# Aim of the task
With the records in front of you, set every one of them down exactly.

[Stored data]
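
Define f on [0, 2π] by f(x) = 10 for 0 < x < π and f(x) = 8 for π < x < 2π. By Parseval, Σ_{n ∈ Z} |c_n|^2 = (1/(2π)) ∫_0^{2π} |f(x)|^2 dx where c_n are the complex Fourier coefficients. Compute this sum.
Σ |c_n|^2 = 82

Parseval equates the L^2 energy of f (normalised by 1/(2π)) with the ℓ^2 sum of its Fourier coefficients: (1/(2π)) ∫_0^{2π} |f|^2 = Σ |c_n|^2.
Compute the left side: (1/(2π)) [∫_0^π 10^2 dx + ∫_π^{2π} 8^2 dx] = (1/(2π)) · (100π + 64π) = (100 + 64)/2 = 82.
So Σ_{n ∈ Z} |c_n|^2 = 82.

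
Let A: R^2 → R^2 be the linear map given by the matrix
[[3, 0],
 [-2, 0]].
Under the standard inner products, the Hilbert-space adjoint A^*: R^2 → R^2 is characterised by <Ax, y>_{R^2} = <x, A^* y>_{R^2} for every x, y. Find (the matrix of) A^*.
A^* = A^T =
[[3, -2],
 [0, 0]]

For real matrices with standard dot products, the defining identity <Ax, y> = <x, A^* y> gives (Ax)^T y = x^T (A^*) y, i.e. x^T A^T y = x^T (A^*) y. Since this holds for all x, y, we must have A^* = A^T. Therefore
A^* =
[[3, -2],
 [0, 0]].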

# Written reply
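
Define f on [0, 2π] by f(x) = 10 for 0 < x < π and f(x) = 8 for π < x < 2π. By Parseval, Σ_{n ∈ Z} |c_n|^2 = (1/(2π)) ∫_0^{2π} |f(x)|^2 dx where c_n are the complex Fourier coefficients. Compute this sum.
Σ |c_n|^2 = 82

Parseval equates the L^2 energy of f (normalised by 1/(2π)) with the ℓ^2 sum of its Fourier coefficients: (1/(2π)) ∫_0^{2π} |f|^2 = Σ |c_n|^2.
Compute the left side: (1/(2π)) [∫_0^π 10^2 dx + ∫_π^{2π} 8^2 dx] = (1/(2π)) · (100π + 64π) = (100 + 64)/2 = 82.
So Σ_{n ∈ Z} |c_n|^2 = 82.

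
Let A: R^2 → R^2 be the linear map given by the matrix
[[3, 0],
 [-2, 0]].
Under the standard inner products, the Hilbert-space adjoint A^*: R^2 → R^2 is characterised by <Ax, y>_{R^2} = <x, A^* y>_{R^2} for every x, y. Find (the matrix of) A^*.
A^* = A^T =
[[3, -2],
 [0, 0]]

For real matrices with standard dot products, the defining identity <Ax, y> = <x, A^* y> gives (Ax)^T y = x^T (A^*) y, i.e. x^T A^T y = x^T (A^*) y. Since this holds for all x, y, we must have A^* = A^T. Therefore
A^* =
[[3, -2],
 [0, 0]].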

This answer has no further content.